■ **What is being asked**: Below are some records; output exactly the lines from the line with "over B over D |" to the line with "over B over C |", both ends kept, and nothing more.

■ **Data shown**:
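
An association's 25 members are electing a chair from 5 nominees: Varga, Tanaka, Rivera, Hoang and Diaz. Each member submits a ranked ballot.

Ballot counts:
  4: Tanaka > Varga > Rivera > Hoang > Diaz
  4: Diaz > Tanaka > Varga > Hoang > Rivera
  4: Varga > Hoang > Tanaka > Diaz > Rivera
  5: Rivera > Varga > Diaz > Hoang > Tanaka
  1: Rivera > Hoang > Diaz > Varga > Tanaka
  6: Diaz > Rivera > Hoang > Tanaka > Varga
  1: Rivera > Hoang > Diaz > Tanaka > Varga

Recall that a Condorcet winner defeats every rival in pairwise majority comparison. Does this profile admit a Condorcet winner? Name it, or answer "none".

Check each pair by majority over 25 ballots:
Varga vs Tanaka: 4+5+1 = 10 for Varga, 15 for Tanaka — Tanaka by 15–10.
Varga vs Rivera: Varga preferred on 4+4+4 = 12 ballots; Rivera wins 13–12.
Varga vs Hoang: 17 to 8, Varga.
Varga vs Diaz: Varga preferred on 4+4+5 = 13 ballots; Varga wins 13–12.
Tanaka vs Rivera: Tanaka is ranked higher on 4+4+4 = 12 ballots, Rivera on 13. Rivera wins 13–12.
Tanaka vs Hoang: 8 to 17, Hoang.
Tanaka vs Diaz: 4+4 = 8 for Tanaka, 17 for Diaz — Diaz by 17–8.
Rivera vs Hoang: Rivera is ranked higher on 4+5+1+6+1 = 17 ballots, Hoang on 8. Rivera wins 17–8.
Rivera vs Diaz: Rivera is ranked higher on 4+5+1+1 = 11 ballots, Diaz on 14. Diaz wins 14–11.
Hoang vs Diaz: Hoang preferred on 4+4+1+1 = 10 ballots; Diaz wins 15–10.
No candidate is unbeaten: Varga loses to Tanaka; Tanaka loses to Rivera; Rivera loses to Diaz; Hoang loses to Varga; Diaz loses to Varga. In particular Varga → Hoang → Tanaka → Varga is a majority cycle — no Condorcet winner exists.

none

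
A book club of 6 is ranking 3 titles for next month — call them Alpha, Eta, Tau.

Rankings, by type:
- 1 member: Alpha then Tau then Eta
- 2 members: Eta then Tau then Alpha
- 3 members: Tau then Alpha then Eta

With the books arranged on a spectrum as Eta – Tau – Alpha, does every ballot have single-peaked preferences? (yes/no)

Axis positions: Eta=1, Tau=2, Alpha=3.
Type 1 (peak Alpha at position 3): ranking walks positions 3-2-1, expanding outward from the peak — single-peaked.
Type 2 (peak Eta at position 1): ranking walks positions 1-2-3, expanding outward from the peak — single-peaked.
Type 3 (peak Tau at position 2): ranking walks positions 2-3-1, expanding outward from the peak — single-peaked.
Every ranking is single-peaked on this axis.

yes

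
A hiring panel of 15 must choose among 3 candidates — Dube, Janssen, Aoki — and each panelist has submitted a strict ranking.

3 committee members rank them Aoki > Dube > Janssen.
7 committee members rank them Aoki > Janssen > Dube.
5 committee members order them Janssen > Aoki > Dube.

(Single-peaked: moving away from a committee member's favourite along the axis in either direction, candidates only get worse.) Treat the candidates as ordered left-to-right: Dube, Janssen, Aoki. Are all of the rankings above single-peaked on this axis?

Axis positions: Dube=1, Janssen=2, Aoki=3.
Bloc 1: ranking walks positions 3-1-2; Dube is ranked above Janssen even though Janssen lies between Dube and the peak Aoki on the axis — preferences dip and rise again. Not single-peaked.
Bloc 2 (peak Aoki at position 3): ranking walks positions 3-2-1, expanding outward from the peak — single-peaked.
Bloc 3 (peak Janssen at position 2): ranking walks positions 2-3-1, expanding outward from the peak — single-peaked.
Bloc 1 violates single-peakedness, so the profile is not single-peaked on this axis.

no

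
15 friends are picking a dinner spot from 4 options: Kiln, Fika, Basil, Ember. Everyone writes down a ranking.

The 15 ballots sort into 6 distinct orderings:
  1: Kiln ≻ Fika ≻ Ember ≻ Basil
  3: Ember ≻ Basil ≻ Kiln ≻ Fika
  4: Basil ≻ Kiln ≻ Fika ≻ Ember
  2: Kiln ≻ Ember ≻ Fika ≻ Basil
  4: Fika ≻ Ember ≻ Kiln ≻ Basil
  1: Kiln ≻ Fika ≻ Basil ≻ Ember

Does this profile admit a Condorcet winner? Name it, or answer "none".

Head-to-head results (15 friends):
Kiln vs Fika: Kiln wins 11–4.
Kiln–Basil: Kiln 8–7.
Kiln vs Ember: Kiln, 8–7.
Fika–Basil: Fika 8–7.
Fika vs Ember: Fika, 10–5.
Basil vs Ember: Ember wins 10–5.
Kiln wins every pairwise contest, so Kiln is the Condorcet winner.

Kiln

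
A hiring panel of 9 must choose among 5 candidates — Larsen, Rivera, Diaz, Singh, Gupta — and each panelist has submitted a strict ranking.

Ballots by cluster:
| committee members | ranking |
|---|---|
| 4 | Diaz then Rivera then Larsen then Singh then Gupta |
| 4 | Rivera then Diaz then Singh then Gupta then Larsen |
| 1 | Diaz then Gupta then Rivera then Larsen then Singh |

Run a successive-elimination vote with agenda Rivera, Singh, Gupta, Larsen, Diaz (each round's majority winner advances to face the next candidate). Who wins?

Round 1: Rivera vs Singh — 9–0, Rivera advances.
Round 2: Rivera vs Gupta — 8–1, Rivera advances.
Round 3: Rivera vs Larsen — 9–0, Rivera advances.
Round 4: Rivera vs Diaz — 4–5, Diaz advances.
The agenda winner is Diaz.

Diaz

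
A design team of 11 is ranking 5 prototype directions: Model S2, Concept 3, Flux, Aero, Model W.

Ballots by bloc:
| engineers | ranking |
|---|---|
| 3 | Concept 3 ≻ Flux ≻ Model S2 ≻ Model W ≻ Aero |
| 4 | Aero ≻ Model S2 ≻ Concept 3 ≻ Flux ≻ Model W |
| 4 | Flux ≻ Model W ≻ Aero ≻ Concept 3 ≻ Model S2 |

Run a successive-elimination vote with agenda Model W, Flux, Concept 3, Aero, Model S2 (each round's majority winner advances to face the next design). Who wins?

Aero

Round 1: Model W vs Flux — 0–11, Flux advances.
Round 2: Flux vs Concept 3 — 4–7, Concept 3 advances.
Round 3: Concept 3 vs Aero — 3–8, Aero advances.
Round 4: Aero vs Model S2 — 8–3, Aero advances.
The agenda winner is Aero.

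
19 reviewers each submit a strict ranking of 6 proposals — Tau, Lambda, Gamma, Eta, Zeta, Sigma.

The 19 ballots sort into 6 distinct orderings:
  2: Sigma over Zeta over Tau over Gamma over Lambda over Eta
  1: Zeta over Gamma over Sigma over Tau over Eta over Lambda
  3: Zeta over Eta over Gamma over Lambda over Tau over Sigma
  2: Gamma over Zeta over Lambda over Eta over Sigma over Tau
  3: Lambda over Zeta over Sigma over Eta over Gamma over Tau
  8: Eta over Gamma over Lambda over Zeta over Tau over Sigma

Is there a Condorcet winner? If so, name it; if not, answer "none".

none

Head-to-head results (19 reviewers):
Tau–Lambda: Lambda 16–3.
Tau vs Gamma: Gamma, 17–2.
Tau vs Eta: Eta wins 16–3.
Tau–Zeta: Zeta 19–0.
Tau vs Sigma: Tau wins 11–8.
Lambda vs Gamma: Gamma wins 16–3.
Lambda vs Eta: Eta, 12–7.
Lambda vs Zeta: Lambda, 11–8.
Lambda vs Sigma: Lambda wins 16–3.
Gamma–Eta: Eta 14–5.
Gamma vs Zeta: Gamma, 10–9.
Gamma–Sigma: Gamma 14–5.
Eta vs Zeta: Zeta wins 11–8.
Eta vs Sigma: Eta wins 13–6.
Zeta vs Sigma: Zeta wins 17–2.
Every project loses at least once (Tau loses to Lambda; Lambda loses to Gamma; Gamma loses to Eta; Eta loses to Zeta; Zeta loses to Lambda; Sigma loses to Tau). The majority relation contains the cycle Lambda beats Zeta beats Eta beats Lambda, so there is no Condorcet winner.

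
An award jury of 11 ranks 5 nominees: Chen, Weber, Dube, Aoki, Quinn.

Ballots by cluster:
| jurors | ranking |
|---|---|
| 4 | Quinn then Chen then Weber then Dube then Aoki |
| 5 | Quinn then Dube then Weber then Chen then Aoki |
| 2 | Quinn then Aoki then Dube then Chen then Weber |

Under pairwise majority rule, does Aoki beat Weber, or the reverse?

Weber

Ballots ranking Aoki above Weber: 2.
Ballots ranking Weber above Aoki: 11 − 2 = 9.
Weber wins the head-to-head 9–2.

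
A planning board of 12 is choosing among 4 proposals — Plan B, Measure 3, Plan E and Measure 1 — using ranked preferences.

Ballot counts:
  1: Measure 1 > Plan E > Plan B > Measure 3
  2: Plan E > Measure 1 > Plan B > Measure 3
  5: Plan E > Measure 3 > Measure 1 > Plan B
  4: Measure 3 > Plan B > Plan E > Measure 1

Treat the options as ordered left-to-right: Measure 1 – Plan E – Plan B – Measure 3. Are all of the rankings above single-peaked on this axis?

Axis positions: Measure 1=1, Plan E=2, Plan B=3, Measure 3=4.
Faction 1 (peak Measure 1 at position 1): ranking walks positions 1-2-3-4, expanding outward from the peak — single-peaked.
Faction 2 (peak Plan E at position 2): ranking walks positions 2-1-3-4, expanding outward from the peak — single-peaked.
Faction 3: ranking walks positions 2-4-1-3; Measure 3 is ranked above Plan B even though Plan B lies between Measure 3 and the peak Plan E on the axis — preferences dip and rise again. Not single-peaked.
Faction 4 (peak Measure 3 at position 4): ranking walks positions 4-3-2-1, expanding outward from the peak — single-peaked.
Faction 3 violates single-peakedness, so the profile is not single-peaked on this axis.

no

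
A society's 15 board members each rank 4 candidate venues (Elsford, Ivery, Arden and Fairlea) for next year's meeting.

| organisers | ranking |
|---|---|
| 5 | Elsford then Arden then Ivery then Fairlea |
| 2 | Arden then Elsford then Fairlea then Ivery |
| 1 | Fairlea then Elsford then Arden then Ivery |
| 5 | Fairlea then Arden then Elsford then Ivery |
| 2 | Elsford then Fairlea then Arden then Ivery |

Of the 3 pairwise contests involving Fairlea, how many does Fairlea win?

Fairlea against each rival (15 organisers):
Fairlea–Elsford: Elsford 9–6.
Fairlea vs Ivery: Fairlea wins 10–5.
Fairlea–Arden: Fairlea 8–7.
Fairlea beats Ivery, Arden; loses to Elsford — 2 pairwise wins.

2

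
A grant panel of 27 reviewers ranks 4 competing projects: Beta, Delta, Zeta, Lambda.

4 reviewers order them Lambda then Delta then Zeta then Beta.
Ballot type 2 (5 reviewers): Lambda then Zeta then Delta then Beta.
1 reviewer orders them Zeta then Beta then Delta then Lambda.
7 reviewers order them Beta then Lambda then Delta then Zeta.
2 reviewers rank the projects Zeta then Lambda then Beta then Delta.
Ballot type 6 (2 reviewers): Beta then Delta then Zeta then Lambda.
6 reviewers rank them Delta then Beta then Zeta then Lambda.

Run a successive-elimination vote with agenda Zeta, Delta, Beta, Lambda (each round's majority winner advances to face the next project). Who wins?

Round 1: Zeta vs Delta — 8–19, Delta advances.
Round 2: Delta vs Beta — 15–12, Delta advances.
Round 3: Delta vs Lambda — 9–18, Lambda advances.
The agenda winner is Lambda.

Lambda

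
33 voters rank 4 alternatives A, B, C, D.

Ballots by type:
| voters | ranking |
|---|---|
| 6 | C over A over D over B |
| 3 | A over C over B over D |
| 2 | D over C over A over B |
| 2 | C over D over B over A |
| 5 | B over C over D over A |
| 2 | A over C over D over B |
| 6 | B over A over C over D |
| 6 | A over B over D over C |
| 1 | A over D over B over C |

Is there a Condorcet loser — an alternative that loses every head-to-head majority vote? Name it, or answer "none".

D

Head-to-head results (33 voters):
A vs B: A wins 20–13.
A vs C: A wins 18–15.
A vs D: A is ranked higher on 6+3+2+6+6+1 = 24 ballots, D on 9. A wins 24–9.
B vs C: B is ranked higher on 5+6+6+1 = 18 ballots, C on 15. B wins 18–15.
B vs D: B wins 20–13.
C–D: C 24–9.
D is beaten in every head-to-head and is the Condorcet loser.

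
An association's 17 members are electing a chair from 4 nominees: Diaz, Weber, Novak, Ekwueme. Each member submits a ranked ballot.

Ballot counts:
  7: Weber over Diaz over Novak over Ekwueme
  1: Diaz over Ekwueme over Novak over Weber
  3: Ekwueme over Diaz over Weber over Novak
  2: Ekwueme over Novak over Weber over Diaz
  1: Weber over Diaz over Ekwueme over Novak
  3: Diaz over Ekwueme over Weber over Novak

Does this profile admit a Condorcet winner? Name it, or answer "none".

none

Check each pair by majority over 17 ballots:
Diaz vs Weber: Diaz preferred on 1+3+3 = 7 ballots; Weber wins 10–7.
Diaz vs Novak: Diaz preferred on 7+1+3+1+3 = 15 ballots; Diaz wins 15–2.
Diaz vs Ekwueme: Diaz wins 12–5.
Weber vs Novak: Weber preferred on 7+3+1+3 = 14 ballots; Weber wins 14–3.
Weber vs Ekwueme: Ekwueme wins 9–8.
Novak vs Ekwueme: 7 for Novak, 10 for Ekwueme — Ekwueme by 10–7.
No candidate is unbeaten: Diaz loses to Weber; Weber loses to Ekwueme; Novak loses to Diaz; Ekwueme loses to Diaz. In particular Diaz beats Ekwueme beats Weber beats Diaz is a majority cycle — no Condorcet winner exists.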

■ **Result**:
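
| 3 | A over C over B over D |
| 2 | D over C over A over B |
| 2 | C over D over B over A |
| 5 | B over C over D over A |
| 2 | A over C over D over B |
| 6 | B over A over C over D |
| 6 | A over B over D over C |
| 1 | A over D over B over C |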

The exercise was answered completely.